EXERCISE> Beginning with the line below that contains "- North booster" and ending with the line that contains "P(Aft proportioning valve", copy every line exactly. Copy nothing else.

DATASET RECORDS>
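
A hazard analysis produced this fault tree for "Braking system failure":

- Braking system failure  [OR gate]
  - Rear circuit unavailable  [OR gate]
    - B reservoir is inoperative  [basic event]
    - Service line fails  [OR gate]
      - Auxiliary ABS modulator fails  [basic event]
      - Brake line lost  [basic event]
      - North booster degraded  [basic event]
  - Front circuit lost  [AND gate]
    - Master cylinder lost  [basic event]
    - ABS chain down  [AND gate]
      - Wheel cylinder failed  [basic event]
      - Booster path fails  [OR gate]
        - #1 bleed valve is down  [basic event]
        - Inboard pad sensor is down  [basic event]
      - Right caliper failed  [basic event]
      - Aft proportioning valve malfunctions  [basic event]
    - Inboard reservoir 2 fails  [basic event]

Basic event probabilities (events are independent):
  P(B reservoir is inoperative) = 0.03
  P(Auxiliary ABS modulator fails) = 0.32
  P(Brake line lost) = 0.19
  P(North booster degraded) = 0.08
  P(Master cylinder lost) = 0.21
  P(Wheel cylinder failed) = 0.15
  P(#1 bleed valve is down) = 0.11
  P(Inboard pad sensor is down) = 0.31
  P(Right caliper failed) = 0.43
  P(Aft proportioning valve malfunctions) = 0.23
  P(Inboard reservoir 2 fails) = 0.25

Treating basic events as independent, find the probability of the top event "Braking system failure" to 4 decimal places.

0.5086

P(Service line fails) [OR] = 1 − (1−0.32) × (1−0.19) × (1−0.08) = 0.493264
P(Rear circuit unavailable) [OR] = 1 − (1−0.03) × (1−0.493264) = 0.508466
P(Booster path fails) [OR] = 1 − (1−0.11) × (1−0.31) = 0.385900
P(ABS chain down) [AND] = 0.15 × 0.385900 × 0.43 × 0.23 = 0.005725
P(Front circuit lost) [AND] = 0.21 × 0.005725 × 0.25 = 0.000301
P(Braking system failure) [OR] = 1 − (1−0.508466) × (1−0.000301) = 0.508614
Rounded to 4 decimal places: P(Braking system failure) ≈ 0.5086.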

EXERCISE OUTPUT>
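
      - North booster degraded  [basic event]
  - Front circuit lost  [AND gate]
    - Master cylinder lost  [basic event]
    - ABS chain down  [AND gate]
      - Wheel cylinder failed  [basic event]
      - Booster path fails  [OR gate]
        - #1 bleed valve is down  [basic event]
        - Inboard pad sensor is down  [basic event]
      - Right caliper failed  [basic event]
      - Aft proportioning valve malfunctions  [basic event]
    - Inboard reservoir 2 fails  [basic event]

Basic event probabilities (events are independent):
  P(B reservoir is inoperative) = 0.03
  P(Auxiliary ABS modulator fails) = 0.32
  P(Brake line lost) = 0.19
  P(North booster degraded) = 0.08
  P(Master cylinder lost) = 0.21
  P(Wheel cylinder failed) = 0.15
  P(#1 bleed valve is down) = 0.11
  P(Inboard pad sensor is down) = 0.31
  P(Right caliper failed) = 0.43
  P(Aft proportioning valve malfunctions) = 0.23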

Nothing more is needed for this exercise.